▸ STORED DATA

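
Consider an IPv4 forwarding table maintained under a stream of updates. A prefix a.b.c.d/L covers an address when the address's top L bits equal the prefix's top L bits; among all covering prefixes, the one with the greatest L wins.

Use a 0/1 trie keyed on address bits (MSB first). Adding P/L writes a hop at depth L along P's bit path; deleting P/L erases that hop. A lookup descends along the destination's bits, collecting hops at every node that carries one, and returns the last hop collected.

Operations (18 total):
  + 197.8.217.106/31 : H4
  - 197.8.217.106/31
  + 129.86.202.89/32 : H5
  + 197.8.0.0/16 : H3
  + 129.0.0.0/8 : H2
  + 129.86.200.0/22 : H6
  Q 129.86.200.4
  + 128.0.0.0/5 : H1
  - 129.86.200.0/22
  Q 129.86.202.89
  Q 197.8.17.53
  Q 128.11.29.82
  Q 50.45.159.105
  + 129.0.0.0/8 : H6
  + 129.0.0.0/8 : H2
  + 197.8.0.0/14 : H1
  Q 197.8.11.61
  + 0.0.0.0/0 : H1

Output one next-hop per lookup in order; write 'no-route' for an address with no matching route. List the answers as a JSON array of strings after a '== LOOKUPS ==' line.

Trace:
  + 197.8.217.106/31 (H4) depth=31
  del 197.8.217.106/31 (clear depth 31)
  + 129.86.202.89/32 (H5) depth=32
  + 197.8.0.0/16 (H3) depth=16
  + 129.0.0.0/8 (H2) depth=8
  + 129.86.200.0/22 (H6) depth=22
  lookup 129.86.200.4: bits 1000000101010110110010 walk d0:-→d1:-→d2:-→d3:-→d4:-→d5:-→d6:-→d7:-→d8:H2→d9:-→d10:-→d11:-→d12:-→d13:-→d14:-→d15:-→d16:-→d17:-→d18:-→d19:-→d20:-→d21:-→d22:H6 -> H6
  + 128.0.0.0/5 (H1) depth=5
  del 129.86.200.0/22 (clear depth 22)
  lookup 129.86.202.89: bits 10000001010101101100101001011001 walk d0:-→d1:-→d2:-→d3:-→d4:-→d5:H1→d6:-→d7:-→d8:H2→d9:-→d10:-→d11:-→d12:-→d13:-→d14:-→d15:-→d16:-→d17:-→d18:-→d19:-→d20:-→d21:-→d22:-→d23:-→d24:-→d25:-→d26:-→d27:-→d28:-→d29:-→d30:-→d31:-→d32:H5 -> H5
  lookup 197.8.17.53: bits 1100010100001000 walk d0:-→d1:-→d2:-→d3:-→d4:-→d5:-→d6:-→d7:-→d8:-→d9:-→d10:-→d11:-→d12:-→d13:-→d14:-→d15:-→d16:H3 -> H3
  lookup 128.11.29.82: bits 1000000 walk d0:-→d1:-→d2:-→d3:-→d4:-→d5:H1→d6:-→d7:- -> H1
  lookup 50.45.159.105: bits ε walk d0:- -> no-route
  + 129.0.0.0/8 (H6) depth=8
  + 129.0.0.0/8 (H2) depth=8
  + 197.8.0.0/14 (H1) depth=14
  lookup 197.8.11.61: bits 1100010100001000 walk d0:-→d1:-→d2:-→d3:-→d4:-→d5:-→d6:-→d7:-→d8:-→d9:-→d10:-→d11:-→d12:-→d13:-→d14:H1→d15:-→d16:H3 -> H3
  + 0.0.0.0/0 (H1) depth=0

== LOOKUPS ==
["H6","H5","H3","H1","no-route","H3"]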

▸ INSTRUCTIONS TO FOLLOW
From the entries above, give again exactly the lines running from the line with "197.8.0.0/16 : H3" to the line with "0.0.0.0/0 : H1"; include both of those lines.

▸ FINISHED EXERCISE
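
  + 197.8.0.0/16 : H3
  + 129.0.0.0/8 : H2
  + 129.86.200.0/22 : H6
  Q 129.86.200.4
  + 128.0.0.0/5 : H1
  - 129.86.200.0/22
  Q 129.86.202.89
  Q 197.8.17.53
  Q 128.11.29.82
  Q 50.45.159.105
  + 129.0.0.0/8 : H6
  + 129.0.0.0/8 : H2
  + 197.8.0.0/14 : H1
  Q 197.8.11.61
  + 0.0.0.0/0 : H1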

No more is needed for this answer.